- What you are asked to do:
From the listing below, return each line that includes "Cancel".

- Data for processing:
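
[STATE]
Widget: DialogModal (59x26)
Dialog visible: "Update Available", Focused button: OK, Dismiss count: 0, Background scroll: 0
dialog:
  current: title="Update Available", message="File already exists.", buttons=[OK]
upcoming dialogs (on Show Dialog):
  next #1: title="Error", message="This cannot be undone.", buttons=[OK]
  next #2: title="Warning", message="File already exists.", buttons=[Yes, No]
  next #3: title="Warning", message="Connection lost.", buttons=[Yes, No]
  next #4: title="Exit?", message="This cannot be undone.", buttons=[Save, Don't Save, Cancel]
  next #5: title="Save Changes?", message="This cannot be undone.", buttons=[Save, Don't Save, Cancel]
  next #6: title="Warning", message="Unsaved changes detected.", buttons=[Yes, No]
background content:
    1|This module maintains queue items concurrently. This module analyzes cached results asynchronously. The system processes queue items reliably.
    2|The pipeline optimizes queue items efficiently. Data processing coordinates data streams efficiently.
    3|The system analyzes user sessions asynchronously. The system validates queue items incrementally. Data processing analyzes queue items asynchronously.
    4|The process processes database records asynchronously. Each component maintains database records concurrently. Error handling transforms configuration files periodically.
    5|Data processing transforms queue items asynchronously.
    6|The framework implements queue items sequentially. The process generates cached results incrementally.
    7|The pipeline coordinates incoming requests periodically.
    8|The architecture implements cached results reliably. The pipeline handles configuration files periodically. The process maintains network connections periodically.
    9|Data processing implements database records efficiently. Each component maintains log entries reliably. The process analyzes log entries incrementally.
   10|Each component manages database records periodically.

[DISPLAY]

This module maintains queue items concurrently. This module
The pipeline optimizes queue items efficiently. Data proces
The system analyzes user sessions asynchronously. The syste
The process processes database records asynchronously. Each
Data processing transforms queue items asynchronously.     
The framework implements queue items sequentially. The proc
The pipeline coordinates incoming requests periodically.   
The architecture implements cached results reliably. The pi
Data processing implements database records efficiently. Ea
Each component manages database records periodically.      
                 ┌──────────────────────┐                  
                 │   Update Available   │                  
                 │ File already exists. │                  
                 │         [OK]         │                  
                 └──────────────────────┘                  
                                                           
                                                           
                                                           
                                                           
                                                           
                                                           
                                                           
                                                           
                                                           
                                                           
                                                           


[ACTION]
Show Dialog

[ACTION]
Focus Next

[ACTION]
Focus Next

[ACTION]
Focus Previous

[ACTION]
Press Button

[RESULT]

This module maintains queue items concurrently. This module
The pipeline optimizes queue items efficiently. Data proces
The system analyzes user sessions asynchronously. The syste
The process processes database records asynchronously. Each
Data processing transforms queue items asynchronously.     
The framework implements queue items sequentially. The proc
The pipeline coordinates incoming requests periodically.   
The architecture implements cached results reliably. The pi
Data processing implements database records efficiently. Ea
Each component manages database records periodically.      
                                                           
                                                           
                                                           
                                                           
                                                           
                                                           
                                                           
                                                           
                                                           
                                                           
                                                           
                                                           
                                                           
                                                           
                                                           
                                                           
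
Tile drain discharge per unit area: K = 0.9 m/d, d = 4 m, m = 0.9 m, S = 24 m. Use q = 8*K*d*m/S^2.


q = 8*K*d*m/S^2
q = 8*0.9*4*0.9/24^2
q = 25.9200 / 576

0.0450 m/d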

--

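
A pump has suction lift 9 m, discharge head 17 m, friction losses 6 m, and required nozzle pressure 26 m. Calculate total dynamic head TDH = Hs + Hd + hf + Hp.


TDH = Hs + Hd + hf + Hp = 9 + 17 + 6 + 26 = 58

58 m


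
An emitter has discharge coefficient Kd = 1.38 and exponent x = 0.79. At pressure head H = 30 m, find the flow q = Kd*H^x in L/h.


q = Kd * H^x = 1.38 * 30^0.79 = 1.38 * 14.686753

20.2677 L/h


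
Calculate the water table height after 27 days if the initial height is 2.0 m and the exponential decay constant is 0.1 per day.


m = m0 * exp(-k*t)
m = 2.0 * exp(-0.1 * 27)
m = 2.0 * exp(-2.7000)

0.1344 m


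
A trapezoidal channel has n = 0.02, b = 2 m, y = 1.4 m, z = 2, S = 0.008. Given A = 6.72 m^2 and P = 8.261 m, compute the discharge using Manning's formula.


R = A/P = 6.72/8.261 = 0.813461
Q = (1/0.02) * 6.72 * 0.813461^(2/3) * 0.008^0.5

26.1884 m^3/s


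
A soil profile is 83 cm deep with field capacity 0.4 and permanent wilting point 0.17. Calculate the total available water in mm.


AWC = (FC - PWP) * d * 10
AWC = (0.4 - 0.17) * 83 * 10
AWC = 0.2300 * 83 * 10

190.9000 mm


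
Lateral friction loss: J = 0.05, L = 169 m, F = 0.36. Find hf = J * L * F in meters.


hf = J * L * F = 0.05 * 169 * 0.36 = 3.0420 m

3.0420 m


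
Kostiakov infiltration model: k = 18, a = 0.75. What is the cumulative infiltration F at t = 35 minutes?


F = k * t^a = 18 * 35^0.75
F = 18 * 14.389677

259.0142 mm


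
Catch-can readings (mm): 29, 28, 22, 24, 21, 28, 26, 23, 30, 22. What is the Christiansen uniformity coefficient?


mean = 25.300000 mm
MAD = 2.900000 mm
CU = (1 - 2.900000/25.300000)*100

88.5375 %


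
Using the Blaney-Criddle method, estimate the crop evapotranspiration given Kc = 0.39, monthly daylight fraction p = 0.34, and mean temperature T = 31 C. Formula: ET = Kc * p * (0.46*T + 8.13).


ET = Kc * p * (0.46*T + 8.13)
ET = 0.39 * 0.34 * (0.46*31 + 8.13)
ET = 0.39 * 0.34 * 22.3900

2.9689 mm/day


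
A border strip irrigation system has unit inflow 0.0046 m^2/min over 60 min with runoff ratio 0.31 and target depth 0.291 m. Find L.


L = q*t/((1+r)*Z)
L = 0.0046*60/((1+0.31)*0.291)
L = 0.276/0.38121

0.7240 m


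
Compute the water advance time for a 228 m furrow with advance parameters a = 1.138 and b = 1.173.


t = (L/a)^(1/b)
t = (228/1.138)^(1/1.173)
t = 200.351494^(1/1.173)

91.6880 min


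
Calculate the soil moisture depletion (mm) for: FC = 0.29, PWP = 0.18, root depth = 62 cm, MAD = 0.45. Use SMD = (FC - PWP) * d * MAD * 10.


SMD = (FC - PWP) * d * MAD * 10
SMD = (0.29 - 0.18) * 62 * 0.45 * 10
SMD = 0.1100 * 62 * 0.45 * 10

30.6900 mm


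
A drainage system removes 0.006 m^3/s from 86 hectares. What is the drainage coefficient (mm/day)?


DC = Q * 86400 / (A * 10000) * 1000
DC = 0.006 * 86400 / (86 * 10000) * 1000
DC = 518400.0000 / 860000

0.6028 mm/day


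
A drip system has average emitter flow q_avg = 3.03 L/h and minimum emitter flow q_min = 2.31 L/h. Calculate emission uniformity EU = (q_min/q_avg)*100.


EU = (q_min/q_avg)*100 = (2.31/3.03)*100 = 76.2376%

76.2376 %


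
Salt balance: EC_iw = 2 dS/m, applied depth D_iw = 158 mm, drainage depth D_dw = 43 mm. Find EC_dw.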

- Answer box:
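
  next #4: title="Exit?", message="This cannot be undone.", buttons=[Save, Don't Save, Cancel]
  next #5: title="Save Changes?", message="This cannot be undone.", buttons=[Save, Don't Save, Cancel]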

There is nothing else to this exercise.